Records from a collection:
"""

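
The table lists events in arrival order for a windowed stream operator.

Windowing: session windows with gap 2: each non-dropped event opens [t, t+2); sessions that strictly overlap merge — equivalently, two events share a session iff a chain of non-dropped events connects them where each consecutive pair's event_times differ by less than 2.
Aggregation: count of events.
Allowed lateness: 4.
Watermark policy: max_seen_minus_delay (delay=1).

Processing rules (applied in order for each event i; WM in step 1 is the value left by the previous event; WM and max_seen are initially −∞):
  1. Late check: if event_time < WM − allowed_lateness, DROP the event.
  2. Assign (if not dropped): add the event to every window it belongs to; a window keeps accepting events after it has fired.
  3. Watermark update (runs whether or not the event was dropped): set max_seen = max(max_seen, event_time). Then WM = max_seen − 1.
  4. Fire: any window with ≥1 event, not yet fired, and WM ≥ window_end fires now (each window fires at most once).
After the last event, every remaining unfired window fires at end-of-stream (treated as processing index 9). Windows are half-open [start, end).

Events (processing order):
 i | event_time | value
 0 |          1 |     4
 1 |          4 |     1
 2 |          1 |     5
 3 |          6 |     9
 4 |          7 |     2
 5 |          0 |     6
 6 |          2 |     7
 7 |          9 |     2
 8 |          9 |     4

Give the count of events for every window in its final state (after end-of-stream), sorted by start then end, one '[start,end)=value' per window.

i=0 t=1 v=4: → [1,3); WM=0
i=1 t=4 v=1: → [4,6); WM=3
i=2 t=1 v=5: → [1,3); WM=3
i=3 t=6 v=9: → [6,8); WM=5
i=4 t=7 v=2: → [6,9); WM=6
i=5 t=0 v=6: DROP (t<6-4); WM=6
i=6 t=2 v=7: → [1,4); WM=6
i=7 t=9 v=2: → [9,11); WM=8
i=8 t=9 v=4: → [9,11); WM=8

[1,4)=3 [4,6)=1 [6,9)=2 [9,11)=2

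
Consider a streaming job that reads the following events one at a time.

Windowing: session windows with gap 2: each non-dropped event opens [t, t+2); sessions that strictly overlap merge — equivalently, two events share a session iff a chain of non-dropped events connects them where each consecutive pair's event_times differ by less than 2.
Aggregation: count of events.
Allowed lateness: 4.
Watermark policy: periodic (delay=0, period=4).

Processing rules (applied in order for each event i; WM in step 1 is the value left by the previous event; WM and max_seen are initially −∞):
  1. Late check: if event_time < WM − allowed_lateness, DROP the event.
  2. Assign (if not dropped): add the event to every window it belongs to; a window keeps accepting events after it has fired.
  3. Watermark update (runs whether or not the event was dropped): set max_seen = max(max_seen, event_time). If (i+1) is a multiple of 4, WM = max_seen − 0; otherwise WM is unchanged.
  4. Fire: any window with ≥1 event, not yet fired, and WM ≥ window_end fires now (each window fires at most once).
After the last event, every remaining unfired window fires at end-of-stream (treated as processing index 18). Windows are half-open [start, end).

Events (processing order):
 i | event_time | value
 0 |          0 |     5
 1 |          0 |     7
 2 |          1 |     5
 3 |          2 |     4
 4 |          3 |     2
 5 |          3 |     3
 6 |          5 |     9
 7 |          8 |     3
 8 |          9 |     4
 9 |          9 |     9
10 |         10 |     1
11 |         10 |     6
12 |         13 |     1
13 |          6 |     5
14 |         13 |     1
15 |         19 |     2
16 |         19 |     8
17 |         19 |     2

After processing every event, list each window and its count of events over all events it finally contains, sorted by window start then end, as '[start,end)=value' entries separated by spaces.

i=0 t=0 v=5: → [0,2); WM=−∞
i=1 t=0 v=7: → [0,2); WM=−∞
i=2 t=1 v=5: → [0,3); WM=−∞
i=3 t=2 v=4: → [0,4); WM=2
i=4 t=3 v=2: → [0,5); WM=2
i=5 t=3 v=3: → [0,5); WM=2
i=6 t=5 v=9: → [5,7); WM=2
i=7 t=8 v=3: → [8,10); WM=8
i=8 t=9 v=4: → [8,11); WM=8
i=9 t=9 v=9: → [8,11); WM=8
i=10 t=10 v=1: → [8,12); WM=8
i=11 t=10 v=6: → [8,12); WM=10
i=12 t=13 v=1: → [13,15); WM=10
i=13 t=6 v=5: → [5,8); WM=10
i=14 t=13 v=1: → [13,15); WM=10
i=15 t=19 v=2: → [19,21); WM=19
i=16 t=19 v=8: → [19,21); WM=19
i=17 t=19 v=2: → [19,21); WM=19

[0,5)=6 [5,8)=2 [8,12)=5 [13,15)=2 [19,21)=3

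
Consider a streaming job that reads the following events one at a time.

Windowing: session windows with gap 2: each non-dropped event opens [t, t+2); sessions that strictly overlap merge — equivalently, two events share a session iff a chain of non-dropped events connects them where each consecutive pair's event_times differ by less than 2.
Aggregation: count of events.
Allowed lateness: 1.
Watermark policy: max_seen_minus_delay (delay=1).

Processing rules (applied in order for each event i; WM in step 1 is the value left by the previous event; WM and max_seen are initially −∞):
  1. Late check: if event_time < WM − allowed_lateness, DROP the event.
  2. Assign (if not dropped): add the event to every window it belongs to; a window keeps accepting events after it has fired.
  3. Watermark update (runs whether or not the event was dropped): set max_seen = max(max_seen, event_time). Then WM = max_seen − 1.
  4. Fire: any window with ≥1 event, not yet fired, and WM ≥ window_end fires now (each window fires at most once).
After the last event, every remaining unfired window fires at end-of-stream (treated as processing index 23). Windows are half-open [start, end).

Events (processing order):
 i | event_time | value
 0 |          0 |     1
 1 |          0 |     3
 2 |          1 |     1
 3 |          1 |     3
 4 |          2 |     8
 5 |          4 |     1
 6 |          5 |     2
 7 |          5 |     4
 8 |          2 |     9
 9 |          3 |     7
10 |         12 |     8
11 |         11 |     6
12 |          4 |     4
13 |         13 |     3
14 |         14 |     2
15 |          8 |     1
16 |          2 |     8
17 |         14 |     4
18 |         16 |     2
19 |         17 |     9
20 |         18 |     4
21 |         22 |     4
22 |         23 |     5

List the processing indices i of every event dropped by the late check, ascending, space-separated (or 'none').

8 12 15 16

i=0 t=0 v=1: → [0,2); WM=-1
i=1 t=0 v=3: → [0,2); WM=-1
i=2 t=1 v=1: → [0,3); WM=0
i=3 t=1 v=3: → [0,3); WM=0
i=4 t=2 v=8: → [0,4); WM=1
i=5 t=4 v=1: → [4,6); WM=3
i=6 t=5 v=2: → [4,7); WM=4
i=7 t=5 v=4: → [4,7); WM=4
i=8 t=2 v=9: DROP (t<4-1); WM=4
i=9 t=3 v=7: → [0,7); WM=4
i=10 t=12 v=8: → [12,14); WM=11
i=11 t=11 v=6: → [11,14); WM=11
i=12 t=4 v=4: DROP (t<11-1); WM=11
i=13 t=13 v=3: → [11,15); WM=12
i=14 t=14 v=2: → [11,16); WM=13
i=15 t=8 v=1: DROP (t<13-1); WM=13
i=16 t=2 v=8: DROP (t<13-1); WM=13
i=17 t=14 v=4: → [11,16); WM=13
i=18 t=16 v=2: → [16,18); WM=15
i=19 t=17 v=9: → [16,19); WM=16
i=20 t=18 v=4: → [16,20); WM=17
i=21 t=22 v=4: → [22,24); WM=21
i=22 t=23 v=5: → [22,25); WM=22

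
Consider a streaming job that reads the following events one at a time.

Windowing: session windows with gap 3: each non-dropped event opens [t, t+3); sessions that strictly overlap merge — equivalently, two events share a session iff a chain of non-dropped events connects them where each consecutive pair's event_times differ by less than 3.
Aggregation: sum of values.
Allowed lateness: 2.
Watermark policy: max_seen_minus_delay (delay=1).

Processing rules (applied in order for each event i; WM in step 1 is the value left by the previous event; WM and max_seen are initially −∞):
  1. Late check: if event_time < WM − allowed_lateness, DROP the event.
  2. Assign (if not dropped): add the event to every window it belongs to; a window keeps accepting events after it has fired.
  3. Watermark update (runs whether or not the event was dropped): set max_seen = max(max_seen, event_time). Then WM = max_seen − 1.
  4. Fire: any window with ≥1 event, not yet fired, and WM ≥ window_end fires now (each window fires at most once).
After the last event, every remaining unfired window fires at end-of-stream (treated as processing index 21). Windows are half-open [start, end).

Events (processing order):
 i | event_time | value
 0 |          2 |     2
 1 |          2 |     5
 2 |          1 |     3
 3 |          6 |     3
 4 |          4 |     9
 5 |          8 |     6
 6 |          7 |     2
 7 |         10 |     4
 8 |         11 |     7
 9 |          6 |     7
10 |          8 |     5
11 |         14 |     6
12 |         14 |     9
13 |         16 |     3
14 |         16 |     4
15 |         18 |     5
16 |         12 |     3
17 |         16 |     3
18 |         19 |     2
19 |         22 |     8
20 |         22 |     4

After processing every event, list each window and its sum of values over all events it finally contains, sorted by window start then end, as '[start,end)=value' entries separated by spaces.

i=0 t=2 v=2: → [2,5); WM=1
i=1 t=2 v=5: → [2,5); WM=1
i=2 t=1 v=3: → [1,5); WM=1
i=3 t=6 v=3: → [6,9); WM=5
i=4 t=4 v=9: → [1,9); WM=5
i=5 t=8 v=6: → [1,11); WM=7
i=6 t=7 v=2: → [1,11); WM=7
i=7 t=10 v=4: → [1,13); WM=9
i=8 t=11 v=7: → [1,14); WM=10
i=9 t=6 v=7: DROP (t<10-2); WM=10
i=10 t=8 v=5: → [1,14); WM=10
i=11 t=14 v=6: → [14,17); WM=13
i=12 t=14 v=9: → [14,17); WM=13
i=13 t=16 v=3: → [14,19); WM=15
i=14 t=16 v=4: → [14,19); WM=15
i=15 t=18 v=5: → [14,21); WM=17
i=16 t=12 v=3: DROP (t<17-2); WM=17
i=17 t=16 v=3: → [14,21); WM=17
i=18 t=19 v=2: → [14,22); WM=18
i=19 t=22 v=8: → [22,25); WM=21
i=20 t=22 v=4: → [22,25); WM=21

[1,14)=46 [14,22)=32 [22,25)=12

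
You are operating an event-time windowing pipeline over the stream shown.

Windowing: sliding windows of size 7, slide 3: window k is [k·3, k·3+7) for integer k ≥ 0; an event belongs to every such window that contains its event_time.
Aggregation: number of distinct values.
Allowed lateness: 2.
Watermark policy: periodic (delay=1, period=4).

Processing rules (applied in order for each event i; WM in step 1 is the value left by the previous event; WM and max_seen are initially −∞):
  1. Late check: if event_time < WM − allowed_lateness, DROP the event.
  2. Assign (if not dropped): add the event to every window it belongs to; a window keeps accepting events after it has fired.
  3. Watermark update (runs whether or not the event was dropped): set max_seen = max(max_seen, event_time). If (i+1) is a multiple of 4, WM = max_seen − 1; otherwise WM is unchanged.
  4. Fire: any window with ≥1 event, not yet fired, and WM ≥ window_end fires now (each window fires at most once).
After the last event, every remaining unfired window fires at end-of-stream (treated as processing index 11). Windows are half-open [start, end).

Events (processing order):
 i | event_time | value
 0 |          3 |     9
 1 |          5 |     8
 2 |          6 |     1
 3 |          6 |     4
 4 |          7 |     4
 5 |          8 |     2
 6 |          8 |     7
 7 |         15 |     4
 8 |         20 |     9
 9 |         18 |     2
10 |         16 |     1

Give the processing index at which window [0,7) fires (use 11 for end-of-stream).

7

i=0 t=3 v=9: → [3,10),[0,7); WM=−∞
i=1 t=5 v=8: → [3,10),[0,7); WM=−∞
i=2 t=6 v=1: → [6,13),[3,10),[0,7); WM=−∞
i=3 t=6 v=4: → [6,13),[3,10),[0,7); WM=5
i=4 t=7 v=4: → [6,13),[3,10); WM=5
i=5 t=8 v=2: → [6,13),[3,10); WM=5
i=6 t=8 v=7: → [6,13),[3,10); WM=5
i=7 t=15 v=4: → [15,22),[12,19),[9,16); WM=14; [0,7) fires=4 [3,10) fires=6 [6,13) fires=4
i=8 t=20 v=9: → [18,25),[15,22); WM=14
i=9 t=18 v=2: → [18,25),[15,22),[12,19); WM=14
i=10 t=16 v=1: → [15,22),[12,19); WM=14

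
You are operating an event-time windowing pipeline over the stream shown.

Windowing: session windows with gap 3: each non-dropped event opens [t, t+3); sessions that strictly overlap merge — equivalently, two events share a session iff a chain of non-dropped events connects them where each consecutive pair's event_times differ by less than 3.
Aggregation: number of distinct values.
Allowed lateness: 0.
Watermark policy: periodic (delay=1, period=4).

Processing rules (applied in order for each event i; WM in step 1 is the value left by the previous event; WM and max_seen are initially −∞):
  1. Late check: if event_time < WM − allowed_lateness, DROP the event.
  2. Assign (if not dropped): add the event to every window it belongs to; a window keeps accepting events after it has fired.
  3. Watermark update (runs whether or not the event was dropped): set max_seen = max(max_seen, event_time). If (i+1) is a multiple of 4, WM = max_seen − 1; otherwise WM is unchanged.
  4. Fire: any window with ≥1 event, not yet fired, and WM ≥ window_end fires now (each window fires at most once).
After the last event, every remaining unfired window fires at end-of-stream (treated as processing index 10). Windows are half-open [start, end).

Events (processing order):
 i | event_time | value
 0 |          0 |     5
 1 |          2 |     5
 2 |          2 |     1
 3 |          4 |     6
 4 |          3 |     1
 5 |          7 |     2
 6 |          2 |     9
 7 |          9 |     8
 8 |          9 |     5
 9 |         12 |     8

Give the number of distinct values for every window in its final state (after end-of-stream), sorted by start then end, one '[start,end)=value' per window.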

"""

HOW TO COMPLETE THIS TASK: Count the lines in the records above that hold the word "last", and give only that number.

FINAL ANSWER: 6